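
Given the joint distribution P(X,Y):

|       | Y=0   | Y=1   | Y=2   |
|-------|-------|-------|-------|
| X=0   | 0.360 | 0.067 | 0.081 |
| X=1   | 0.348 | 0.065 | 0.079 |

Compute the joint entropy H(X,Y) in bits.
2.1612 bits

H(X,Y) = -Σ_{x,y} P(x,y) log₂ P(x,y). Per-cell terms -P(x,y)·log₂P(x,y):
  X=0: 0.53062, 0.26128, 0.29370
  X=1: 0.52995, 0.25632, 0.28930
Sum of the 6 terms: H(X,Y) = 2.1612 bits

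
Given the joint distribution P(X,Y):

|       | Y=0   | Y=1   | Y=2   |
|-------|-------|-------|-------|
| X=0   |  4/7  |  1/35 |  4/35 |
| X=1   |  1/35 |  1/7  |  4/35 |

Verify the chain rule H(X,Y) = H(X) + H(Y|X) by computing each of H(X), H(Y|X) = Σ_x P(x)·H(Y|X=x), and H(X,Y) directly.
H(X) = 0.8631 bits, H(Y|X) = 1.0076 bits, H(X,Y) = 1.8708 bits

Marginal of X (row sums):
  P(X=0) = 4/7 + 1/35 + 4/35 = 5/7
  P(X=1) = 1/35 + 1/7 + 4/35 = 2/7
H(X) = -[(5/7)·log₂(5/7) + (2/7)·log₂(2/7)]
  = 0.3467 + 0.5164 = 0.8631 bits

H(Y|X) = Σ_x P(x)·H(Y|X=x):
  X=0: P(X=0) = 5/7, P(Y|X=0) = (4/5, 1/25, 4/25) → H(Y|X=0) = 0.8663
  X=1: P(X=1) = 2/7, P(Y|X=1) = (1/10, 1/2, 2/5) → H(Y|X=1) = 1.3610
H(Y|X) = (5/7)·0.8663 + (2/7)·1.3610 = 1.0076 bits

H(X,Y) = -Σ_{x,y} P(x,y) log₂ P(x,y). Per-cell terms -P(x,y)·log₂P(x,y):
  X=0: 0.4613, 0.1466, 0.3576
  X=1: 0.1466, 0.4011, 0.3576
Sum of the 6 terms: H(X,Y) = 1.8708 bits

Chain rule check:
  H(X) + H(Y|X) = 0.8631 + 1.0076 = 1.8707 bits
  H(X,Y) = 1.8708 bits
✓ Chain rule verified (Δ = 0.0001 is 4-dp rounding noise: each of the three values was rounded independently).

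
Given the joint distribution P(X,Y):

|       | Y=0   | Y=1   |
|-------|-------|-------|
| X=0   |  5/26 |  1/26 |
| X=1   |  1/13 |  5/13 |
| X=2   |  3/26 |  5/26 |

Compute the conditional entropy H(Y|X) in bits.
0.7437 bits

H(Y|X) = H(X,Y) - H(X)

H(X,Y) = -Σ_{x,y} P(x,y) log₂ P(x,y). Per-cell terms -P(x,y)·log₂P(x,y):
  X=0: 0.4574, 0.1808
  X=1: 0.2846, 0.5302
  X=2: 0.3595, 0.4574
Sum of the 6 terms: H(X,Y) = 2.2699 bits

Marginal of X (row sums):
  P(X=0) = 5/26 + 1/26 = 3/13
  P(X=1) = 1/13 + 5/13 = 6/13
  P(X=2) = 3/26 + 5/26 = 4/13
H(X) = -[(3/13)·log₂(3/13) + (6/13)·log₂(6/13) + (4/13)·log₂(4/13)]
  = 0.4882 + 0.5148 + 0.5232 = 1.5262 bits

H(Y|X) = H(X,Y) - H(X) = 2.2699 - 1.5262 = 0.7437 bits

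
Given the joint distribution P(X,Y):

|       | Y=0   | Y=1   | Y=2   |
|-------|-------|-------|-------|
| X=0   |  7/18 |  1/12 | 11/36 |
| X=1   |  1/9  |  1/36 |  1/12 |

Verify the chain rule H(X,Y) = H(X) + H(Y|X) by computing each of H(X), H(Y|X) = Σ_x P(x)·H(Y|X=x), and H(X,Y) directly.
H(X) = 0.7642 bits, H(Y|X) = 1.3817 bits, H(X,Y) = 2.1459 bits

Marginal of X (row sums):
  P(X=0) = 7/18 + 1/12 + 11/36 = 7/9
  P(X=1) = 1/9 + 1/36 + 1/12 = 2/9
H(X) = -[(7/9)·log₂(7/9) + (2/9)·log₂(2/9)]
  = 0.28200 + 0.48221 = 0.7642 bits

H(Y|X) = Σ_x P(x)·H(Y|X=x):
  X=0: P(X=0) = 7/9, P(Y|X=0) = (1/2, 3/28, 11/28) → H(Y|X=0) = 1.37480
  X=1: P(X=1) = 2/9, P(Y|X=1) = (1/2, 1/8, 3/8) → H(Y|X=1) = 1.40564
H(Y|X) = (7/9)·1.37480 + (2/9)·1.40564 = 1.3817 bits

H(X,Y) = -Σ_{x,y} P(x,y) log₂ P(x,y). Per-cell terms -P(x,y)·log₂P(x,y):
  X=0: 0.52989, 0.29875, 0.52265
  X=1: 0.35221, 0.14361, 0.29875
Sum of the 6 terms: H(X,Y) = 2.1459 bits

Chain rule check:
  H(X) + H(Y|X) = 0.7642 + 1.3817 = 2.1459 bits
  H(X,Y) = 2.1459 bits
✓ Chain rule verified.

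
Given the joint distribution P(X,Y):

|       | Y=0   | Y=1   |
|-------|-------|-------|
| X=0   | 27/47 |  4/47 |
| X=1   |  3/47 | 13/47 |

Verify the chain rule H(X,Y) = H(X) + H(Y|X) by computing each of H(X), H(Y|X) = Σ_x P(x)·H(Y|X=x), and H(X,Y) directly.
H(X) = 0.9252 bits, H(Y|X) = 0.6029 bits, H(X,Y) = 1.5282 bits

Marginal of X (row sums):
  P(X=0) = 27/47 + 4/47 = 31/47
  P(X=1) = 3/47 + 13/47 = 16/47
H(X) = -[(31/47)·log₂(31/47) + (16/47)·log₂(16/47)]
  = 0.396004 + 0.529222 = 0.9252 bits

H(Y|X) = Σ_x P(x)·H(Y|X=x):
  X=0: P(X=0) = 31/47, P(Y|X=0) = (27/31, 4/31) → H(Y|X=0) = 0.554778
  X=1: P(X=1) = 16/47, P(Y|X=1) = (3/16, 13/16) → H(Y|X=1) = 0.696212
H(Y|X) = (31/47)·0.554778 + (16/47)·0.696212 = 0.6029 bits

H(X,Y) = -Σ_{x,y} P(x,y) log₂ P(x,y). Per-cell terms -P(x,y)·log₂P(x,y):
  X=0: 0.459403, 0.302518
  X=1: 0.253380, 0.512850
Sum of the 4 terms: H(X,Y) = 1.5282 bits

Chain rule check:
  H(X) + H(Y|X) = 0.9252 + 0.6029 = 1.5281 bits
  H(X,Y) = 1.5282 bits
✓ Chain rule verified (Δ = 0.0001 is 4-dp rounding noise: each of the three values was rounded independently).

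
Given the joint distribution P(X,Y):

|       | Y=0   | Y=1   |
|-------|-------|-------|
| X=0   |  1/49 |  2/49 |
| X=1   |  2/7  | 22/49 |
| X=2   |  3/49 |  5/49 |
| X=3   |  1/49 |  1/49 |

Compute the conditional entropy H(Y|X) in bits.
0.9612 bits

H(Y|X) = H(X,Y) - H(X)

H(X,Y) = -Σ_{x,y} P(x,y) log₂ P(x,y). Per-cell terms -P(x,y)·log₂P(x,y):
  X=0: 0.114586, 0.188356
  X=1: 0.516387, 0.518696
  X=2: 0.246719, 0.335998
  X=3: 0.114586, 0.114586
Sum of the 8 terms: H(X,Y) = 2.14991 bits

Marginal of X (row sums):
  P(X=0) = 1/49 + 2/49 = 3/49
  P(X=1) = 2/7 + 22/49 = 36/49
  P(X=2) = 3/49 + 5/49 = 8/49
  P(X=3) = 1/49 + 1/49 = 2/49
H(X) = -[(3/49)·log₂(3/49) + (36/49)·log₂(36/49) + (8/49)·log₂(8/49) + (2/49)·log₂(2/49)]
  = 0.246719 + 0.326781 + 0.426891 + 0.188356 = 1.18875 bits

H(Y|X) = H(X,Y) - H(X) = 2.14991 - 1.18875 = 0.9612 bits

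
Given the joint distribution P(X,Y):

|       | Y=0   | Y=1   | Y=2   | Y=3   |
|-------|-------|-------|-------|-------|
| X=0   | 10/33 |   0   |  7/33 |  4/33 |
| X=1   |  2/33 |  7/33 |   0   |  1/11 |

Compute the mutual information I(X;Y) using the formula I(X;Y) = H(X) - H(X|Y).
0.5003 bits

I(X;Y) = H(X) - H(X|Y)

Marginal of X (row sums):
  P(X=0) = 10/33 + 0 + 7/33 + 4/33 = 7/11
  P(X=1) = 2/33 + 7/33 + 0 + 1/11 = 4/11
H(X) = -[(7/11)·log₂(7/11) + (4/11)·log₂(4/11)]
  = 0.41496 + 0.53070 = 0.94566 bits

Marginal of Y (column sums):
  P(Y=0) = 10/33 + 2/33 = 4/11
  P(Y=1) = 0 + 7/33 = 7/33
  P(Y=2) = 7/33 + 0 = 7/33
  P(Y=3) = 4/33 + 1/11 = 7/33
H(X|Y) = Σ_y P(y)·H(X|Y=y):
  Y=0: P(Y=0) = 4/11, P(X|Y=0) = (5/6, 1/6) → H(X|Y=0) = 0.65002
  Y=1: P(Y=1) = 7/33, P(X|Y=1) = (0, 1) → H(X|Y=1) = 0.00000
  Y=2: P(Y=2) = 7/33, P(X|Y=2) = (1, 0) → H(X|Y=2) = 0.00000
  Y=3: P(Y=3) = 7/33, P(X|Y=3) = (4/7, 3/7) → H(X|Y=3) = 0.98523
H(X|Y) = (4/11)·0.65002 + (7/33)·0.00000 + (7/33)·0.00000 + (7/33)·0.98523 = 0.44536 bits

I(X;Y) = H(X) - H(X|Y) = 0.94566 - 0.44536 = 0.5003 bits

Cross-check via I(X;Y) = H(X) + H(Y) - H(X,Y): computing H(Y) from the column sums and H(X,Y) from the 8 cells in the same way gives H(Y) = 1.95427 bits and H(X,Y) = 2.39963 bits, so
I(X;Y) = 0.94566 + 1.95427 - 2.39963 = 0.5003 bits ✓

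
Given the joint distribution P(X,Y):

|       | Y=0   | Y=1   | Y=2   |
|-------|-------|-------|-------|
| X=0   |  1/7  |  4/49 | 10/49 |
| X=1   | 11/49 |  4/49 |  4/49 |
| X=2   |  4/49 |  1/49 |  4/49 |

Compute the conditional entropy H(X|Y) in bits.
1.4443 bits

H(X|Y) = H(X,Y) - H(Y)

H(X,Y) = -Σ_{x,y} P(x,y) log₂ P(x,y). Per-cell terms -P(x,y)·log₂P(x,y):
  X=0: 0.40105, 0.29508, 0.46791
  X=1: 0.48384, 0.29508, 0.29508
  X=2: 0.29508, 0.11459, 0.29508
Sum of the 9 terms: H(X,Y) = 2.9428 bits

Marginal of Y (column sums):
  P(Y=0) = 1/7 + 11/49 + 4/49 = 22/49
  P(Y=1) = 4/49 + 4/49 + 1/49 = 9/49
  P(Y=2) = 10/49 + 4/49 + 4/49 = 18/49
H(Y) = -[(22/49)·log₂(22/49) + (9/49)·log₂(9/49) + (18/49)·log₂(18/49)]
  = 0.51870 + 0.44904 + 0.53074 = 1.4985 bits

H(X|Y) = H(X,Y) - H(Y) = 2.9428 - 1.4985 = 1.4443 bits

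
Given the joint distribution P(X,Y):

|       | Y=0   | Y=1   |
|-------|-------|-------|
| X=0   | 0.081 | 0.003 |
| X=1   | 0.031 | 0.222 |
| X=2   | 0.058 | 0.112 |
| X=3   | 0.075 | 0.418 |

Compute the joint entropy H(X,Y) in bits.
2.3545 bits

H(X,Y) = -Σ_{x,y} P(x,y) log₂ P(x,y). Per-cell terms -P(x,y)·log₂P(x,y):
  X=0: 0.2937, 0.0251
  X=1: 0.1554, 0.4820
  X=2: 0.2383, 0.3537
  X=3: 0.2803, 0.5260
Sum of the 8 terms: H(X,Y) = 2.3545 bits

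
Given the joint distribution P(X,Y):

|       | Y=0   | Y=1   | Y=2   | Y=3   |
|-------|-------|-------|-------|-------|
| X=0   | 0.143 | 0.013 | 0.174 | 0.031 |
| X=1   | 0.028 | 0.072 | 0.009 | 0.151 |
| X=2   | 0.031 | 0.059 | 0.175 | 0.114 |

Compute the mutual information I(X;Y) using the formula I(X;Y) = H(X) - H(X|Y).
0.3244 bits

I(X;Y) = H(X) - H(X|Y)

Marginal of X (row sums):
  P(X=0) = 0.143 + 0.013 + 0.174 + 0.031 = 0.361
  P(X=1) = 0.028 + 0.072 + 0.009 + 0.151 = 0.260
  P(X=2) = 0.031 + 0.059 + 0.175 + 0.114 = 0.379
H(X) = -[0.361·log₂(0.361) + 0.260·log₂(0.260) + 0.379·log₂(0.379)]
  = 0.5306445 + 0.5052883 + 0.5304978 = 1.566431 bits

Marginal of Y (column sums):
  P(Y=0) = 0.143 + 0.028 + 0.031 = 0.202
  P(Y=1) = 0.013 + 0.072 + 0.059 = 0.144
  P(Y=2) = 0.174 + 0.009 + 0.175 = 0.358
  P(Y=3) = 0.031 + 0.151 + 0.114 = 0.296
H(X|Y) = Σ_y P(y)·H(X|Y=y):
  Y=0: P(Y=0) = 0.202, P(X|Y=0) = (143/202, 14/101, 31/202) → H(X|Y=0) = 1.1629262
  Y=1: P(Y=1) = 0.144, P(X|Y=1) = (13/144, 1/2, 59/144) → H(X|Y=1) = 1.3406454
  Y=2: P(Y=2) = 0.358, P(X|Y=2) = (87/179, 9/358, 175/358) → H(X|Y=2) = 1.1442531
  Y=3: P(Y=3) = 0.296, P(X|Y=3) = (31/296, 151/296, 57/148) → H(X|Y=3) = 1.3664511
H(X|Y) = 0.202·1.1629262 + 0.144·1.3406454 + 0.358·1.1442531 + 0.296·1.3664511 = 1.242076 bits

I(X;Y) = H(X) - H(X|Y) = 1.566431 - 1.242076 = 0.3244 bits

Cross-check via I(X;Y) = H(X) + H(Y) - H(X,Y): computing H(Y) from the column sums and H(X,Y) from the 12 cells in the same way gives H(Y) = 1.919152 bits and H(X,Y) = 3.161228 bits, so
I(X;Y) = 1.566431 + 1.919152 - 3.161228 = 0.3244 bits ✓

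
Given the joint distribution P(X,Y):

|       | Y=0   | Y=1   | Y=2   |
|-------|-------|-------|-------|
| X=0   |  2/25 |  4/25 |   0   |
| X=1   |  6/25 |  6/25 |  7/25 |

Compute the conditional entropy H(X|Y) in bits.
0.6480 bits

H(X|Y) = H(X,Y) - H(Y)

H(X,Y) = -Σ_{x,y} P(x,y) log₂ P(x,y). Per-cell terms -P(x,y)·log₂P(x,y):
  X=0: 0.29151, 0.42302, 0.00000
  X=1: 0.49413, 0.49413, 0.51422
  (cells with P = 0 contribute 0)
Sum of the 6 terms: H(X,Y) = 2.2170 bits

Marginal of Y (column sums):
  P(Y=0) = 2/25 + 6/25 = 8/25
  P(Y=1) = 4/25 + 6/25 = 2/5
  P(Y=2) = 0 + 7/25 = 7/25
H(Y) = -[(8/25)·log₂(8/25) + (2/5)·log₂(2/5) + (7/25)·log₂(7/25)]
  = 0.52603 + 0.52877 + 0.51422 = 1.5690 bits

H(X|Y) = H(X,Y) - H(Y) = 2.2170 - 1.5690 = 0.6480 bits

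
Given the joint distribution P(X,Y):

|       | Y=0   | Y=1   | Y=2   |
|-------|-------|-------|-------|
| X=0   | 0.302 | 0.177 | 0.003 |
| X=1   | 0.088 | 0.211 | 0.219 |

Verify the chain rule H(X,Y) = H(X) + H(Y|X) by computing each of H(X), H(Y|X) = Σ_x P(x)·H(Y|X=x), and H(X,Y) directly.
H(X) = 0.9991 bits, H(Y|X) = 1.2519 bits, H(X,Y) = 2.2510 bits

Marginal of X (row sums):
  P(X=0) = 0.302 + 0.177 + 0.003 = 0.482
  P(X=1) = 0.088 + 0.211 + 0.219 = 0.518
H(X) = -[0.482·log₂(0.482) + 0.518·log₂(0.518)]
  = 0.5075 + 0.4916 = 0.9991 bits

H(Y|X) = Σ_x P(x)·H(Y|X=x):
  X=0: P(X=0) = 0.482, P(Y|X=0) = (151/241, 177/482, 3/482) → H(Y|X=0) = 0.9989
  X=1: P(X=1) = 0.518, P(Y|X=1) = (44/259, 211/518, 219/518) → H(Y|X=1) = 1.4873
H(Y|X) = 0.482·0.9989 + 0.518·1.4873 = 1.2519 bits

H(X,Y) = -Σ_{x,y} P(x,y) log₂ P(x,y). Per-cell terms -P(x,y)·log₂P(x,y):
  X=0: 0.5217, 0.4422, 0.0251
  X=1: 0.3086, 0.4736, 0.4798
Sum of the 6 terms: H(X,Y) = 2.2510 bits

Chain rule check:
  H(X) + H(Y|X) = 0.9991 + 1.2519 = 2.2510 bits
  H(X,Y) = 2.2510 bits
✓ Chain rule verified.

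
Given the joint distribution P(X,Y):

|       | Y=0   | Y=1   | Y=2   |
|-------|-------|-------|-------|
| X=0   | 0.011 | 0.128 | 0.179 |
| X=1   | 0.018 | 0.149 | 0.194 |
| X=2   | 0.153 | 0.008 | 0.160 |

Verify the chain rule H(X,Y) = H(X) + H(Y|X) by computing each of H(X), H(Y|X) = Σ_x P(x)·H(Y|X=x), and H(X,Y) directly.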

- - -

- Task -
Beginning with the line above that contains "0.031 | 0.222 |", copy each line exactly up to and including the line that contains "0.175 | 0.114 |", and go no further.

- Exercise output -
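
| X=1   | 0.031 | 0.222 |
| X=2   | 0.058 | 0.112 |
| X=3   | 0.075 | 0.418 |

Compute the joint entropy H(X,Y) in bits.
2.3545 bits

H(X,Y) = -Σ_{x,y} P(x,y) log₂ P(x,y). Per-cell terms -P(x,y)·log₂P(x,y):
  X=0: 0.2937, 0.0251
  X=1: 0.1554, 0.4820
  X=2: 0.2383, 0.3537
  X=3: 0.2803, 0.5260
Sum of the 8 terms: H(X,Y) = 2.3545 bits

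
Given the joint distribution P(X,Y):

|       | Y=0   | Y=1   | Y=2   | Y=3   |
|-------|-------|-------|-------|-------|
| X=0   | 0.143 | 0.013 | 0.174 | 0.031 |
| X=1   | 0.028 | 0.072 | 0.009 | 0.151 |
| X=2   | 0.031 | 0.059 | 0.175 | 0.114 |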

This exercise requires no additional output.